### AIM OF THE EXERCISE
Replicate the data exactly, every line included.

### GIVEN RECORDS
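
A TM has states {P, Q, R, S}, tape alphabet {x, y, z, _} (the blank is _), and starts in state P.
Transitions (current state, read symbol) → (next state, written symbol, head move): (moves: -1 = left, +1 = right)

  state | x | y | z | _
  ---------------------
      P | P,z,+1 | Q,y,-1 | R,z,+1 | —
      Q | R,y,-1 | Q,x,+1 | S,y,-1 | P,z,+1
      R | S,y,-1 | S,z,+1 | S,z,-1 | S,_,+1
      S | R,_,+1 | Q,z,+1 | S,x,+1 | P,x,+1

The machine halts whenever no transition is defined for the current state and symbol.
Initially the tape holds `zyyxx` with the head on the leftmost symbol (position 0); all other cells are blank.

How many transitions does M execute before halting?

16

state=P head=0 tape=[z]yyxx__   (P,z)→(R,z,+1)
state=R head=1 tape=z[y]yxx__   (R,y)→(S,z,+1)
state=S head=2 tape=zz[y]xx__   (S,y)→(Q,z,+1)
state=Q head=3 tape=zzz[x]x__   (Q,x)→(R,y,-1)
state=R head=2 tape=zz[z]yx__   (R,z)→(S,z,-1)
state=S head=1 tape=z[z]zyx__   (S,z)→(S,x,+1)
state=S head=2 tape=zx[z]yx__   (S,z)→(S,x,+1)
state=S head=3 tape=zxx[y]x__   (S,y)→(Q,z,+1)
state=Q head=4 tape=zxxz[x]__   (Q,x)→(R,y,-1)
state=R head=3 tape=zxx[z]y__   (R,z)→(S,z,-1)
state=S head=2 tape=zx[x]zy__   (S,x)→(R,_,+1)
state=R head=3 tape=zx_[z]y__   (R,z)→(S,z,-1)
state=S head=2 tape=zx[_]zy__   (S,_)→(P,x,+1)
state=P head=3 tape=zxx[z]y__   (P,z)→(R,z,+1)
state=R head=4 tape=zxxz[y]__   (R,y)→(S,z,+1)
state=S head=5 tape=zxxzz[_]_   (S,_)→(P,x,+1)
state=P head=6 tape=zxxzzx[_]
M halts after 16 transitions.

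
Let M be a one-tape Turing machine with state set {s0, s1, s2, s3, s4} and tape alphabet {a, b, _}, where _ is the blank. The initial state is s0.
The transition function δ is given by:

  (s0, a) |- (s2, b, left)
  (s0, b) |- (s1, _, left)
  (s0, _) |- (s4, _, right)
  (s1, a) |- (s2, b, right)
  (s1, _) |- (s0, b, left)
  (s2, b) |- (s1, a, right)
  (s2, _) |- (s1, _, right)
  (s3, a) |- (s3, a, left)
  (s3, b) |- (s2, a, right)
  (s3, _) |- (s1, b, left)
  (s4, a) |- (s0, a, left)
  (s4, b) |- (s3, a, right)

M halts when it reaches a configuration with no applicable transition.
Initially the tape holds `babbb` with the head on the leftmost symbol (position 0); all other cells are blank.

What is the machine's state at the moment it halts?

s1

s0 | __[b]abbb   read b → write _, move left, go to s1
s1 | _[_]_abbb   read _ → write b, move left, go to s0
s0 | [_]b_abbb   read _ → write _, move right, go to s4
s4 | _[b]_abbb   read b → write a, move right, go to s3
s3 | _a[_]abbb   read _ → write b, move left, go to s1
s1 | _[a]babbb   read a → write b, move right, go to s2
s2 | _b[b]abbb   read b → write a, move right, go to s1
s1 | _ba[a]bbb   read a → write b, move right, go to s2
s2 | _bab[b]bb   read b → write a, move right, go to s1
s1 | _baba[b]b
No transition is defined for (s1, b); M halts in state s1.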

### EXERCISE SOLUTION
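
A TM has states {P, Q, R, S}, tape alphabet {x, y, z, _} (the blank is _), and starts in state P.
Transitions (current state, read symbol) → (next state, written symbol, head move): (moves: -1 = left, +1 = right)

  state | x | y | z | _
  ---------------------
      P | P,z,+1 | Q,y,-1 | R,z,+1 | —
      Q | R,y,-1 | Q,x,+1 | S,y,-1 | P,z,+1
      R | S,y,-1 | S,z,+1 | S,z,-1 | S,_,+1
      S | R,_,+1 | Q,z,+1 | S,x,+1 | P,x,+1

The machine halts whenever no transition is defined for the current state and symbol.
Initially the tape holds `zyyxx` with the head on the leftmost symbol (position 0); all other cells are blank.

How many transitions does M execute before halting?

16

state=P head=0 tape=[z]yyxx__   (P,z)→(R,z,+1)
state=R head=1 tape=z[y]yxx__   (R,y)→(S,z,+1)
state=S head=2 tape=zz[y]xx__   (S,y)→(Q,z,+1)
state=Q head=3 tape=zzz[x]x__   (Q,x)→(R,y,-1)
state=R head=2 tape=zz[z]yx__   (R,z)→(S,z,-1)
state=S head=1 tape=z[z]zyx__   (S,z)→(S,x,+1)
state=S head=2 tape=zx[z]yx__   (S,z)→(S,x,+1)
state=S head=3 tape=zxx[y]x__   (S,y)→(Q,z,+1)
state=Q head=4 tape=zxxz[x]__   (Q,x)→(R,y,-1)
state=R head=3 tape=zxx[z]y__   (R,z)→(S,z,-1)
state=S head=2 tape=zx[x]zy__   (S,x)→(R,_,+1)
state=R head=3 tape=zx_[z]y__   (R,z)→(S,z,-1)
state=S head=2 tape=zx[_]zy__   (S,_)→(P,x,+1)
state=P head=3 tape=zxx[z]y__   (P,z)→(R,z,+1)
state=R head=4 tape=zxxz[y]__   (R,y)→(S,z,+1)
state=S head=5 tape=zxxzz[_]_   (S,_)→(P,x,+1)
state=P head=6 tape=zxxzzx[_]
M halts after 16 transitions.

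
Let M be a one-tape Turing machine with state set {s0, s1, s2, s3, s4} and tape alphabet {a, b, _}, where _ is the blank. The initial state is s0.
The transition function δ is given by:

  (s0, a) |- (s2, b, left)
  (s0, b) |- (s1, _, left)
  (s0, _) |- (s4, _, right)
  (s1, a) |- (s2, b, right)
  (s1, _) |- (s0, b, left)
  (s2, b) |- (s1, a, right)
  (s2, _) |- (s1, _, right)
  (s3, a) |- (s3, a, left)
  (s3, b) |- (s2, a, right)
  (s3, _) |- (s1, b, left)
  (s4, a) |- (s0, a, left)
  (s4, b) |- (s3, a, right)

M halts when it reaches a configuration with no applicable transition.
Initially the tape holds `babbb` with the head on the leftmost symbol (position 0); all other cells are blank.

What is the machine's state at the moment it halts?

s1

s0 | __[b]abbb   read b → write _, move left, go to s1
s1 | _[_]_abbb   read _ → write b, move left, go to s0
s0 | [_]b_abbb   read _ → write _, move right, go to s4
s4 | _[b]_abbb   read b → write a, move right, go to s3
s3 | _a[_]abbb   read _ → write b, move left, go to s1
s1 | _[a]babbb   read a → write b, move right, go to s2
s2 | _b[b]abbb   read b → write a, move right, go to s1
s1 | _ba[a]bbb   read a → write b, move right, go to s2
s2 | _bab[b]bb   read b → write a, move right, go to s1
s1 | _baba[b]b
No transition is defined for (s1, b); M halts in state s1.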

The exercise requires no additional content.